Your answer should be the entries, repeated exactly.

━━━━━━━━━━━━━━━━━━━━━━━━━━━━━━

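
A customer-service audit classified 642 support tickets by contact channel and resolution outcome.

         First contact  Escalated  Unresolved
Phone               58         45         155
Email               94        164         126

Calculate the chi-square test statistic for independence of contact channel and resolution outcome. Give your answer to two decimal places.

56.73

Row totals: 258, 384. Column totals: 152, 209, 281. Grand total N = 642.
Expected counts (row total × column total / N):
  Phone, First contact: 258×152/642 = 61.084
  Phone, Escalated: 258×209/642 = 83.991
  Phone, Unresolved: 258×281/642 = 112.925
  Email, First contact: 384×152/642 = 90.916
  Email, Escalated: 384×209/642 = 125.009
  Email, Unresolved: 384×281/642 = 168.075
Contributions (O − E)²/E:
  (58 − 61.084)²/61.084 = 0.1557
  (45 − 83.991)²/83.991 = 18.1007
  (155 − 112.925)²/112.925 = 15.6768
  (94 − 90.916)²/90.916 = 0.1046
  (164 − 125.009)²/125.009 = 12.1615
  (126 − 168.075)²/168.075 = 10.5328
χ² = 0.1557 + 18.1007 + 15.6768 + 0.1046 + 12.1615 + 10.5328 = 56.73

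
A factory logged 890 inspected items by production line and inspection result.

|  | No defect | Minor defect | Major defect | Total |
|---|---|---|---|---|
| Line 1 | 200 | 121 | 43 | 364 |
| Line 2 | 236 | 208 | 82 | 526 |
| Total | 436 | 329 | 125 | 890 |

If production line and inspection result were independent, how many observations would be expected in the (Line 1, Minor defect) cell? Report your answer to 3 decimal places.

134.557

Row total (Line 1) = 364; column total (Minor defect) = 329; grand total N = 890.
Expected count = (row total × column total) / N = 364 × 329 / 890 = 134.557.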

━━━━━━━━━━━━━━━━━━━━━━━━━━━━━━

Solved exercise:
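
A customer-service audit classified 642 support tickets by contact channel and resolution outcome.

         First contact  Escalated  Unresolved
Phone               58         45         155
Email               94        164         126

Calculate the chi-square test statistic for independence of contact channel and resolution outcome. Give your answer to two decimal places.

56.73

Row totals: 258, 384. Column totals: 152, 209, 281. Grand total N = 642.
Expected counts (row total × column total / N):
  Phone, First contact: 258×152/642 = 61.084
  Phone, Escalated: 258×209/642 = 83.991
  Phone, Unresolved: 258×281/642 = 112.925
  Email, First contact: 384×152/642 = 90.916
  Email, Escalated: 384×209/642 = 125.009
  Email, Unresolved: 384×281/642 = 168.075
Contributions (O − E)²/E:
  (58 − 61.084)²/61.084 = 0.1557
  (45 − 83.991)²/83.991 = 18.1007
  (155 − 112.925)²/112.925 = 15.6768
  (94 − 90.916)²/90.916 = 0.1046
  (164 − 125.009)²/125.009 = 12.1615
  (126 − 168.075)²/168.075 = 10.5328
χ² = 0.1557 + 18.1007 + 15.6768 + 0.1046 + 12.1615 + 10.5328 = 56.73

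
A factory logged 890 inspected items by production line and inspection result.

|  | No defect | Minor defect | Major defect | Total |
|---|---|---|---|---|
| Line 1 | 200 | 121 | 43 | 364 |
| Line 2 | 236 | 208 | 82 | 526 |
| Total | 436 | 329 | 125 | 890 |

If production line and inspection result were independent, how many observations would be expected in the (Line 1, Minor defect) cell? Report your answer to 3 decimal places.

134.557

Row total (Line 1) = 364; column total (Minor defect) = 329; grand total N = 890.
Expected count = (row total × column total) / N = 364 × 329 / 890 = 134.557.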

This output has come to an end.